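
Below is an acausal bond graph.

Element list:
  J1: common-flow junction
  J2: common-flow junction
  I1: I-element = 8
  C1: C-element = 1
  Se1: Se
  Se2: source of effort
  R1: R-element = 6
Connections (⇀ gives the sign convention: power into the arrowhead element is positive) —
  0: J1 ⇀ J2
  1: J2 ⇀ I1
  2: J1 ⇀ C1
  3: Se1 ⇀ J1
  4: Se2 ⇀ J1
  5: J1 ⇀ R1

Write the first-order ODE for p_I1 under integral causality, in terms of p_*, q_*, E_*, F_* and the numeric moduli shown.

b3 stroke at J1  (Se1 (Se) sets effort on bond)
b4 stroke at J1  (source Se2 imposes e)
b1 stroke at I1  (prefer integral on I1)
b0 stroke at J2  (J2: bond 1 brought flow, rest push out)
b2 stroke at J1  (J1: bond 0 brought flow, rest push out)
b5 stroke at J1  (1-jn J1 has f-setter on 0)

dp_I1/dt = E_Se1 + E_Se2 - 3*p_I1/4 - q_C1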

________________________

**Exercise details:** Each line with the word "junction" in the records above belongs in the result; copy all of them.

**Problem solution:**
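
  J1: common-flow junction
  J2: common-flow junction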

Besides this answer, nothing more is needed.